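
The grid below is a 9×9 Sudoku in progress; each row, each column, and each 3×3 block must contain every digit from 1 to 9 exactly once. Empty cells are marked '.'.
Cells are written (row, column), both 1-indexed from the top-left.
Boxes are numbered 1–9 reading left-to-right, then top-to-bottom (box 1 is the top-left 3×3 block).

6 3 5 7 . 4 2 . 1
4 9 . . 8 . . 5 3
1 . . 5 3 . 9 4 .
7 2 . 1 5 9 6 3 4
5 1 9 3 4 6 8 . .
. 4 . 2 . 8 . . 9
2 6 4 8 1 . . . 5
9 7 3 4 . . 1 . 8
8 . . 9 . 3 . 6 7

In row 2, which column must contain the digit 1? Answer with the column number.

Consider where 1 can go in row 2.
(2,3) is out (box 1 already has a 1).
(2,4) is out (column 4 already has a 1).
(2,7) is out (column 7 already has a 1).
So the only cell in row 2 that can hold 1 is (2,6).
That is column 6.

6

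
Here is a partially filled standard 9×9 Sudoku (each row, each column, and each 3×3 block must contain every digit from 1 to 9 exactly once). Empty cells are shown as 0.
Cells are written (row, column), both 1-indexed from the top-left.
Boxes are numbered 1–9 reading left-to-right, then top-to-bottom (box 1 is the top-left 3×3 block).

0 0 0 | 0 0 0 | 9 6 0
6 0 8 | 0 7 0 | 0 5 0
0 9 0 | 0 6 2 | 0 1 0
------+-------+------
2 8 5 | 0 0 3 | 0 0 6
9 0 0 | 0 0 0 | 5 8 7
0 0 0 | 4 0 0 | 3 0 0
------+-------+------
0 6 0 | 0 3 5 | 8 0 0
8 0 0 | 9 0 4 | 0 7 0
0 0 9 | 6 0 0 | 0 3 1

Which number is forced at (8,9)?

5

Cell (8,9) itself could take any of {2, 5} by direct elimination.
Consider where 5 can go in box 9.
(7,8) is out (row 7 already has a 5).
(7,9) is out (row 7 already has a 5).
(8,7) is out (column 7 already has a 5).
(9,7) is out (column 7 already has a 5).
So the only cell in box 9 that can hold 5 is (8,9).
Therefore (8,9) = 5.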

+---+

• **Problem requirements**
Retype the material precisely, leaving out no line.

• **Solution below**
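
The grid below is a 9×9 Sudoku in progress; each row, each column, and each 3×3 block must contain every digit from 1 to 9 exactly once. Empty cells are marked '.'.
Cells are written (row, column), both 1-indexed from the top-left.
Boxes are numbered 1–9 reading left-to-right, then top-to-bottom (box 1 is the top-left 3×3 block).

6 3 5 7 . 4 2 . 1
4 9 . . 8 . . 5 3
1 . . 5 3 . 9 4 .
7 2 . 1 5 9 6 3 4
5 1 9 3 4 6 8 . .
. 4 . 2 . 8 . . 9
2 6 4 8 1 . . . 5
9 7 3 4 . . 1 . 8
8 . . 9 . 3 . 6 7

In row 2, which column must contain the digit 1? Answer with the column number.

Consider where 1 can go in row 2.
(2,3) is out (box 1 already has a 1).
(2,4) is out (column 4 already has a 1).
(2,7) is out (column 7 already has a 1).
So the only cell in row 2 that can hold 1 is (2,6).
That is column 6.

6

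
Here is a partially filled standard 9×9 Sudoku (each row, each column, and each 3×3 block must contain every digit from 1 to 9 exactly once). Empty cells are shown as 0.
Cells are written (row, column), both 1-indexed from the top-left.
Boxes are numbered 1–9 reading left-to-right, then top-to-bottom (box 1 is the top-left 3×3 block).

0 0 0 | 0 0 0 | 9 6 0
6 0 8 | 0 7 0 | 0 5 0
0 9 0 | 0 6 2 | 0 1 0
------+-------+------
2 8 5 | 0 0 3 | 0 0 6
9 0 0 | 0 0 0 | 5 8 7
0 0 0 | 4 0 0 | 3 0 0
------+-------+------
0 6 0 | 0 3 5 | 8 0 0
8 0 0 | 9 0 4 | 0 7 0
0 0 9 | 6 0 0 | 0 3 1

Which number is forced at (8,9)?

5

Cell (8,9) itself could take any of {2, 5} by direct elimination.
Consider where 5 can go in box 9.
(7,8) is out (row 7 already has a 5).
(7,9) is out (row 7 already has a 5).
(8,7) is out (column 7 already has a 5).
(9,7) is out (column 7 already has a 5).
So the only cell in box 9 that can hold 5 is (8,9).
Therefore (8,9) = 5.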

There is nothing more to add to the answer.